The task - Set the data down again, exactly as it appears below.

== Segment start ==

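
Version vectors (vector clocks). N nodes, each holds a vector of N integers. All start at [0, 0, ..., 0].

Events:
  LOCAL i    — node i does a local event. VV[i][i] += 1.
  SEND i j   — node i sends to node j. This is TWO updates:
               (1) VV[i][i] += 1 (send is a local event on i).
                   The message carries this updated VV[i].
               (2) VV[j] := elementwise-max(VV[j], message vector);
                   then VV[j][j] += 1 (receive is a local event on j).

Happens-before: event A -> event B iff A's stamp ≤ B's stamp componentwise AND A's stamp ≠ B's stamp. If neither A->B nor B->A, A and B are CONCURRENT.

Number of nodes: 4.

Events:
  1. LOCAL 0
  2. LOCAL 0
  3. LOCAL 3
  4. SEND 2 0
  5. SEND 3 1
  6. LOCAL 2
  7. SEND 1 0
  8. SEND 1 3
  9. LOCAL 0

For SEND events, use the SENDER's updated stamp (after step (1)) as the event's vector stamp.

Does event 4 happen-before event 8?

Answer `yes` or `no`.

Answer: no

Derivation:
Initial: VV[0]=[0, 0, 0, 0]
Initial: VV[1]=[0, 0, 0, 0]
Initial: VV[2]=[0, 0, 0, 0]
Initial: VV[3]=[0, 0, 0, 0]
Event 1: LOCAL 0: VV[0][0]++ -> VV[0]=[1, 0, 0, 0]
Event 2: LOCAL 0: VV[0][0]++ -> VV[0]=[2, 0, 0, 0]
Event 3: LOCAL 3: VV[3][3]++ -> VV[3]=[0, 0, 0, 1]
Event 4: SEND 2->0: VV[2][2]++ -> VV[2]=[0, 0, 1, 0], msg_vec=[0, 0, 1, 0]; VV[0]=max(VV[0],msg_vec) then VV[0][0]++ -> VV[0]=[3, 0, 1, 0]
Event 5: SEND 3->1: VV[3][3]++ -> VV[3]=[0, 0, 0, 2], msg_vec=[0, 0, 0, 2]; VV[1]=max(VV[1],msg_vec) then VV[1][1]++ -> VV[1]=[0, 1, 0, 2]
Event 6: LOCAL 2: VV[2][2]++ -> VV[2]=[0, 0, 2, 0]
Event 7: SEND 1->0: VV[1][1]++ -> VV[1]=[0, 2, 0, 2], msg_vec=[0, 2, 0, 2]; VV[0]=max(VV[0],msg_vec) then VV[0][0]++ -> VV[0]=[4, 2, 1, 2]
Event 8: SEND 1->3: VV[1][1]++ -> VV[1]=[0, 3, 0, 2], msg_vec=[0, 3, 0, 2]; VV[3]=max(VV[3],msg_vec) then VV[3][3]++ -> VV[3]=[0, 3, 0, 3]
Event 9: LOCAL 0: VV[0][0]++ -> VV[0]=[5, 2, 1, 2]
Event 4 stamp: [0, 0, 1, 0]
Event 8 stamp: [0, 3, 0, 2]
[0, 0, 1, 0] <= [0, 3, 0, 2]? False. Equal? False. Happens-before: False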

== Segment end ==

Written response -
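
Version vectors (vector clocks). N nodes, each holds a vector of N integers. All start at [0, 0, ..., 0].

Events:
  LOCAL i    — node i does a local event. VV[i][i] += 1.
  SEND i j   — node i sends to node j. This is TWO updates:
               (1) VV[i][i] += 1 (send is a local event on i).
                   The message carries this updated VV[i].
               (2) VV[j] := elementwise-max(VV[j], message vector);
                   then VV[j][j] += 1 (receive is a local event on j).

Happens-before: event A -> event B iff A's stamp ≤ B's stamp componentwise AND A's stamp ≠ B's stamp. If neither A->B nor B->A, A and B are CONCURRENT.

Number of nodes: 4.

Events:
  1. LOCAL 0
  2. LOCAL 0
  3. LOCAL 3
  4. SEND 2 0
  5. SEND 3 1
  6. LOCAL 2
  7. SEND 1 0
  8. SEND 1 3
  9. LOCAL 0

For SEND events, use the SENDER's updated stamp (after step (1)) as the event's vector stamp.

Does event 4 happen-before event 8?

Answer `yes` or `no`.

Answer: no

Derivation:
Initial: VV[0]=[0, 0, 0, 0]
Initial: VV[1]=[0, 0, 0, 0]
Initial: VV[2]=[0, 0, 0, 0]
Initial: VV[3]=[0, 0, 0, 0]
Event 1: LOCAL 0: VV[0][0]++ -> VV[0]=[1, 0, 0, 0]
Event 2: LOCAL 0: VV[0][0]++ -> VV[0]=[2, 0, 0, 0]
Event 3: LOCAL 3: VV[3][3]++ -> VV[3]=[0, 0, 0, 1]
Event 4: SEND 2->0: VV[2][2]++ -> VV[2]=[0, 0, 1, 0], msg_vec=[0, 0, 1, 0]; VV[0]=max(VV[0],msg_vec) then VV[0][0]++ -> VV[0]=[3, 0, 1, 0]
Event 5: SEND 3->1: VV[3][3]++ -> VV[3]=[0, 0, 0, 2], msg_vec=[0, 0, 0, 2]; VV[1]=max(VV[1],msg_vec) then VV[1][1]++ -> VV[1]=[0, 1, 0, 2]
Event 6: LOCAL 2: VV[2][2]++ -> VV[2]=[0, 0, 2, 0]
Event 7: SEND 1->0: VV[1][1]++ -> VV[1]=[0, 2, 0, 2], msg_vec=[0, 2, 0, 2]; VV[0]=max(VV[0],msg_vec) then VV[0][0]++ -> VV[0]=[4, 2, 1, 2]
Event 8: SEND 1->3: VV[1][1]++ -> VV[1]=[0, 3, 0, 2], msg_vec=[0, 3, 0, 2]; VV[3]=max(VV[3],msg_vec) then VV[3][3]++ -> VV[3]=[0, 3, 0, 3]
Event 9: LOCAL 0: VV[0][0]++ -> VV[0]=[5, 2, 1, 2]
Event 4 stamp: [0, 0, 1, 0]
Event 8 stamp: [0, 3, 0, 2]
[0, 0, 1, 0] <= [0, 3, 0, 2]? False. Equal? False. Happens-before: False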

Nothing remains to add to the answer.